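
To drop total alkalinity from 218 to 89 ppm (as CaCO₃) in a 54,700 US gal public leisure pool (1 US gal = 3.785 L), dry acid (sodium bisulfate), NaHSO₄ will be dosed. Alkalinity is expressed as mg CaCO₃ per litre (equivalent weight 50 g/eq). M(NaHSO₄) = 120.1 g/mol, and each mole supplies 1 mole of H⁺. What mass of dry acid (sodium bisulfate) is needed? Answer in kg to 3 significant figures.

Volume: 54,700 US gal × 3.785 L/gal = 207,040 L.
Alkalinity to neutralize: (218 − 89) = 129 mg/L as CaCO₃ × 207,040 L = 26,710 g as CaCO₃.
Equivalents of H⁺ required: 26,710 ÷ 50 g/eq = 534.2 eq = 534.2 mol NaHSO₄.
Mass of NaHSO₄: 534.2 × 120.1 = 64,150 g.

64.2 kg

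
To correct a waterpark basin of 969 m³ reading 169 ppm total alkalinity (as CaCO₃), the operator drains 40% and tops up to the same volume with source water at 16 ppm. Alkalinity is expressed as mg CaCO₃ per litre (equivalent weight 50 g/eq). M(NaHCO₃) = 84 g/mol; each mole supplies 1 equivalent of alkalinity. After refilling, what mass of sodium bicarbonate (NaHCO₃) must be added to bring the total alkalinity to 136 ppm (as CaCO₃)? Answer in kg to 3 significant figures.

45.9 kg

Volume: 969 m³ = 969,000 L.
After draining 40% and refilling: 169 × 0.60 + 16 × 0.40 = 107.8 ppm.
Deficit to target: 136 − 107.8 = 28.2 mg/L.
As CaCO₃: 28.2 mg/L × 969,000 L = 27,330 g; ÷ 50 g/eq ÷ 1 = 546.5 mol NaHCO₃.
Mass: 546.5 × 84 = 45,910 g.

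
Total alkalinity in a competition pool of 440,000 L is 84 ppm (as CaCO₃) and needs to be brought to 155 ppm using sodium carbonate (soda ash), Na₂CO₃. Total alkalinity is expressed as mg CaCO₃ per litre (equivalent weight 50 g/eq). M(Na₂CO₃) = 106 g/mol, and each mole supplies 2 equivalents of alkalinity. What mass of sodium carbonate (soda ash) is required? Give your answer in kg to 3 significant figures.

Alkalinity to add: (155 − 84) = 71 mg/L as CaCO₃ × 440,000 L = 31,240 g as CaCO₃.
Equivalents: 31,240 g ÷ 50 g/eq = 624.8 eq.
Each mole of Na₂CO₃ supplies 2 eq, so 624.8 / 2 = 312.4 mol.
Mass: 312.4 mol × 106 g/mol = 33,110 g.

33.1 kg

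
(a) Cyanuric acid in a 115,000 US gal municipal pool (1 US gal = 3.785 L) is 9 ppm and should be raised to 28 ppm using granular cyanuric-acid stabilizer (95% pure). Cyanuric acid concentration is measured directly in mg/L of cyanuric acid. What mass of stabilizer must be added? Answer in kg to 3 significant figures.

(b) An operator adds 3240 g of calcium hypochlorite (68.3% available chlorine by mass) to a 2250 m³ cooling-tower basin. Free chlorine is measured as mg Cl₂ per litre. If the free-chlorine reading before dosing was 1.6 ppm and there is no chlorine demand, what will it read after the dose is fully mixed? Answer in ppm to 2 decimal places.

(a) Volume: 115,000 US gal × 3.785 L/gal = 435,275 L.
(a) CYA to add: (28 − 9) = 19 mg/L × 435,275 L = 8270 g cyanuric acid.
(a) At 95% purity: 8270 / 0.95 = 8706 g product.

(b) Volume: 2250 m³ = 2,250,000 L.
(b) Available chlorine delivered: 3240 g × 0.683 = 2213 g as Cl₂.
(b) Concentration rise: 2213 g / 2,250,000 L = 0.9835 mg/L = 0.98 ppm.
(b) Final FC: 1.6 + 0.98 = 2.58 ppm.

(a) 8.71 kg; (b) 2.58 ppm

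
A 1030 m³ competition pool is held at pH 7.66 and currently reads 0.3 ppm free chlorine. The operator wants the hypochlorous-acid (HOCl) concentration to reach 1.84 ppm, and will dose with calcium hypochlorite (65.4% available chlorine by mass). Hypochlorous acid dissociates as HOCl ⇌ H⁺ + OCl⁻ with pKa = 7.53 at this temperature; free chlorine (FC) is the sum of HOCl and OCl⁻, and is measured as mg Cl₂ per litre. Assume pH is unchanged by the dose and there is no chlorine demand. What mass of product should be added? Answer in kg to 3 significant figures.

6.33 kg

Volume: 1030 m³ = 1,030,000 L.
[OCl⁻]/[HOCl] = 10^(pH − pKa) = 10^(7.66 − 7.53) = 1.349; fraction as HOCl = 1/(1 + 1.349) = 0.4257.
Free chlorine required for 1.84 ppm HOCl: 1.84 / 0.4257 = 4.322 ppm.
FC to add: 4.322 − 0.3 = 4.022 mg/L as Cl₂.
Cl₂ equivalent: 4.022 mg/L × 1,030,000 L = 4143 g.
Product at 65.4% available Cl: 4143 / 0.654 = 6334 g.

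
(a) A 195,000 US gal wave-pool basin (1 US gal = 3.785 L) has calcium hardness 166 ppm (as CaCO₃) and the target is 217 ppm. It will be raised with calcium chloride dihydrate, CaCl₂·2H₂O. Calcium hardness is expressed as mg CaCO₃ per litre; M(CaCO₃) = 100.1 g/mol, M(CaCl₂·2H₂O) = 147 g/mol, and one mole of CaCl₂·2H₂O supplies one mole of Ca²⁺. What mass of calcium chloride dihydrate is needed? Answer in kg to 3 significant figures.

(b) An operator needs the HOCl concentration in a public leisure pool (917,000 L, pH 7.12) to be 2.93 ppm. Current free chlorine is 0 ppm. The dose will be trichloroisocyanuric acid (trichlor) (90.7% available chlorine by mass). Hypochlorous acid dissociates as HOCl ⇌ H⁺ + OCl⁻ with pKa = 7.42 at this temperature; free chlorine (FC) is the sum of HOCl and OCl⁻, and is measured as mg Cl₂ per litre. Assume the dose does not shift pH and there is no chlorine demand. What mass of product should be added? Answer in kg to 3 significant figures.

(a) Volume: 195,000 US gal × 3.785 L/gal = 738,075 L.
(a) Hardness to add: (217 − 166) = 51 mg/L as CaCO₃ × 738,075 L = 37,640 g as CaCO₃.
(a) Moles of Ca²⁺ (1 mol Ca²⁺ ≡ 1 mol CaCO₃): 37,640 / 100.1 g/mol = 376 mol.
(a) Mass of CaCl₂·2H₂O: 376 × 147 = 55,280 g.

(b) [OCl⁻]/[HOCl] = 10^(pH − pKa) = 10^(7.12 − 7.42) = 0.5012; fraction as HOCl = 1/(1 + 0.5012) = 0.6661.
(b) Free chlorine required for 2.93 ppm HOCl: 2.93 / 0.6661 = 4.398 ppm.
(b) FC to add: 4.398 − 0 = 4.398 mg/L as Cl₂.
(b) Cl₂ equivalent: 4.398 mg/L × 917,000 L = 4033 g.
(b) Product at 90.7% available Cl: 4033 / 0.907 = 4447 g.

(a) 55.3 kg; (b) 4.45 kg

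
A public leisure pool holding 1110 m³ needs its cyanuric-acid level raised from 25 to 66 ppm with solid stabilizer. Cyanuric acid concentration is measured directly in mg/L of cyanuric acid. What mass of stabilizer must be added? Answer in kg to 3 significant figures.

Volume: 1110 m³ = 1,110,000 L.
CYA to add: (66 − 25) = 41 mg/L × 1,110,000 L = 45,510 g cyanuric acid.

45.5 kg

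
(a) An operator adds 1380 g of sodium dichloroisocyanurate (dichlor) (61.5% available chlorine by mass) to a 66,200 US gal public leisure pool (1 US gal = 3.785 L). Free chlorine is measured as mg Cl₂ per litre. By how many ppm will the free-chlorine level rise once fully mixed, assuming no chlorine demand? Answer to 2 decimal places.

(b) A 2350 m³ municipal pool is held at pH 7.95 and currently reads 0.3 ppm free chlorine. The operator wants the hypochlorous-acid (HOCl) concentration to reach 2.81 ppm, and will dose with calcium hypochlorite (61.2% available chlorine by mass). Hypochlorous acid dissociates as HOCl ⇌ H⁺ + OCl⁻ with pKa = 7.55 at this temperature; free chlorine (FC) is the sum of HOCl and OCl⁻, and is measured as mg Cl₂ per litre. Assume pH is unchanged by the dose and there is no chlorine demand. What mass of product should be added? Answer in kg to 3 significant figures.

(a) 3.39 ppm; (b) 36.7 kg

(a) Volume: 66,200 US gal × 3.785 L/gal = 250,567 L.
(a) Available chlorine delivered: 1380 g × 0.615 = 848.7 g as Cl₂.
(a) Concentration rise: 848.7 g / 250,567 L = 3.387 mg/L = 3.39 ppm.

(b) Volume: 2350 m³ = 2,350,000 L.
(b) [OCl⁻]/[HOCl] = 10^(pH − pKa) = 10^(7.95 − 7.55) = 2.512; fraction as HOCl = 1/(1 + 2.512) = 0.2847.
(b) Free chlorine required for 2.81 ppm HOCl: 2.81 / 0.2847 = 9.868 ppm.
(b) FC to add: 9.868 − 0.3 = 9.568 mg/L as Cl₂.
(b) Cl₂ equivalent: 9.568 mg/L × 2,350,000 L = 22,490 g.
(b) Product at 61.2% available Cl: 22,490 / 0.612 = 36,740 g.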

> About this task: Print, from the entries above, the line with "Total alkalinity in", the line with "(a) Cyanuric acid" and all lines between them, exactly and with nothing else.

> Solution:
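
Total alkalinity in a competition pool of 440,000 L is 84 ppm (as CaCO₃) and needs to be brought to 155 ppm using sodium carbonate (soda ash), Na₂CO₃. Total alkalinity is expressed as mg CaCO₃ per litre (equivalent weight 50 g/eq). M(Na₂CO₃) = 106 g/mol, and each mole supplies 2 equivalents of alkalinity. What mass of sodium carbonate (soda ash) is required? Give your answer in kg to 3 significant figures.

Alkalinity to add: (155 − 84) = 71 mg/L as CaCO₃ × 440,000 L = 31,240 g as CaCO₃.
Equivalents: 31,240 g ÷ 50 g/eq = 624.8 eq.
Each mole of Na₂CO₃ supplies 2 eq, so 624.8 / 2 = 312.4 mol.
Mass: 312.4 mol × 106 g/mol = 33,110 g.

33.1 kg

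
(a) Cyanuric acid in a 115,000 US gal municipal pool (1 US gal = 3.785 L) is 9 ppm and should be raised to 28 ppm using granular cyanuric-acid stabilizer (95% pure). Cyanuric acid concentration is measured directly in mg/L of cyanuric acid. What mass of stabilizer must be added? Answer in kg to 3 significant figures.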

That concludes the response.